Records to use
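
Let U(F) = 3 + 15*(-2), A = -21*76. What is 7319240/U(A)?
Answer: -7319240/27 ≈ -2.7108e+5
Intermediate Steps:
A = -1596
U(F) = -27 (U(F) = 3 - 30 = -27)
7319240/U(A) = 7319240/(-27) = 7319240*(-1/27) = -7319240/27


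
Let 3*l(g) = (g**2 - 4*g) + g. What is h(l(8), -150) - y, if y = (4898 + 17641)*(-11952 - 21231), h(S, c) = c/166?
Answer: 62076665796/83 ≈ 7.4791e+8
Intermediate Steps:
l(g) = -g + g**2/3 (l(g) = ((g**2 - 4*g) + g)/3 = (g**2 - 3*g)/3 = -g + g**2/3)
h(S, c) = c/166 (h(S, c) = c*(1/166) = c/166)
y = -747911637 (y = 22539*(-33183) = -747911637)
h(l(8), -150) - y = (1/166)*(-150) - 1*(-747911637) = -75/83 + 747911637 = 62076665796/83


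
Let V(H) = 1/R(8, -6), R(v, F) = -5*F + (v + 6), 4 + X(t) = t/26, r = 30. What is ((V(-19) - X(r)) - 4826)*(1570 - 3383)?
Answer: 5001760603/572 ≈ 8.7443e+6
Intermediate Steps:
X(t) = -4 + t/26
R(v, F) = 6 + v - 5*F (R(v, F) = -5*F + (6 + v) = 6 + v - 5*F)
V(H) = 1/44 (V(H) = 1/(6 + 8 - 5*(-6)) = 1/(6 + 8 + 30) = 1/44)
((V(-19) - X(r)) - 4826)*(1570 - 3383) = ((1/44 - (-4 + (1/26)*30)) - 4826)*(1570 - 3383) = ((1/44 - (-4 + 15/13)) - 4826)*(-1813) = ((1/44 - 1*(-37/13)) - 4826)*(-1813) = ((1/44 + 37/13) - 4826)*(-1813) = (1641/572 - 4826)*(-1813) = -2758831/572*(-1813) = 5001760603/572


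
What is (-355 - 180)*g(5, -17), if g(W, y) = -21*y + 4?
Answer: -193135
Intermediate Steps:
g(W, y) = 4 - 21*y
(-355 - 180)*g(5, -17) = (-355 - 180)*(4 - 21*(-17)) = -535*(4 + 357) = -535*361 = -193135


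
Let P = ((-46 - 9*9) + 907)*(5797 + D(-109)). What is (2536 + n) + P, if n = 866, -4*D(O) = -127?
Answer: 4549827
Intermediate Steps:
D(O) = 127/4 (D(O) = -1/4*(-127) = 127/4)
P = 4546425 (P = ((-46 - 9*9) + 907)*(5797 + 127/4) = ((-46 - 81) + 907)*(23315/4) = (-127 + 907)*(23315/4) = 780*(23315/4) = 4546425)
(2536 + n) + P = (2536 + 866) + 4546425 = 3402 + 4546425 = 4549827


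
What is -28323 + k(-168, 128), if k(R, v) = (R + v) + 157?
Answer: -28206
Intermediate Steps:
k(R, v) = 157 + R + v
-28323 + k(-168, 128) = -28323 + (157 - 168 + 128) = -28323 + 117 = -28206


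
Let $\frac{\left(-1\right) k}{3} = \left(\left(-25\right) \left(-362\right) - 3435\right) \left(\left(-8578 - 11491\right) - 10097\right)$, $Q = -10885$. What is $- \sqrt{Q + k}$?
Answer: $- \sqrt{508135385} \approx -22542.0$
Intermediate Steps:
$k = 508146270$ ($k = - 3 \left(\left(-25\right) \left(-362\right) - 3435\right) \left(\left(-8578 - 11491\right) - 10097\right) = - 3 \left(9050 - 3435\right) \left(\left(-8578 - 11491\right) - 10097\right) = - 3 \cdot 5615 \left(-20069 - 10097\right) = - 3 \cdot 5615 \left(-30166\right) = \left(-3\right) \left(-169382090\right) = 508146270$)
$- \sqrt{Q + k} = - \sqrt{-10885 + 508146270} = - \sqrt{508135385}$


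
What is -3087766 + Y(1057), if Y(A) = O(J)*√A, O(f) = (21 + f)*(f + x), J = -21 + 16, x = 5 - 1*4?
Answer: -3087766 - 64*√1057 ≈ -3.0898e+6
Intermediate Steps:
x = 1 (x = 5 - 4 = 1)
J = -5
O(f) = (1 + f)*(21 + f) (O(f) = (21 + f)*(f + 1) = (21 + f)*(1 + f) = (1 + f)*(21 + f))
Y(A) = -64*√A (Y(A) = (21 + (-5)² + 22*(-5))*√A = (21 + 25 - 110)*√A = -64*√A)
-3087766 + Y(1057) = -3087766 - 64*√1057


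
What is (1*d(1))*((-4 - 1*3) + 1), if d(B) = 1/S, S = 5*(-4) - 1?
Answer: 2/7 ≈ 0.28571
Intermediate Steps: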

Task details
The answer is every line in the data where the word "What" appears.

Task answer
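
Let U(F) = 3 + 15*(-2), A = -21*76. What is 7319240/U(A)?
Let 3*l(g) = (g**2 - 4*g) + g. What is h(l(8), -150) - y, if y = (4898 + 17641)*(-11952 - 21231), h(S, c) = c/166?
Let V(H) = 1/R(8, -6), R(v, F) = -5*F + (v + 6), 4 + X(t) = t/26, r = 30. What is ((V(-19) - X(r)) - 4826)*(1570 - 3383)?
What is (-355 - 180)*g(5, -17), if g(W, y) = -21*y + 4?
Let P = ((-46 - 9*9) + 907)*(5797 + D(-109)). What is (2536 + n) + P, if n = 866, -4*D(O) = -127?
What is -28323 + k(-168, 128), if k(R, v) = (R + v) + 157?
Let $\frac{\left(-1\right) k}{3} = \left(\left(-25\right) \left(-362\right) - 3435\right) \left(\left(-8578 - 11491\right) - 10097\right)$, $Q = -10885$. What is $- \sqrt{Q + k}$?
What is -3087766 + Y(1057), if Y(A) = O(J)*√A, O(f) = (21 + f)*(f + x), J = -21 + 16, x = 5 - 1*4?
What is (1*d(1))*((-4 - 1*3) + 1), if d(B) = 1/S, S = 5*(-4) - 1?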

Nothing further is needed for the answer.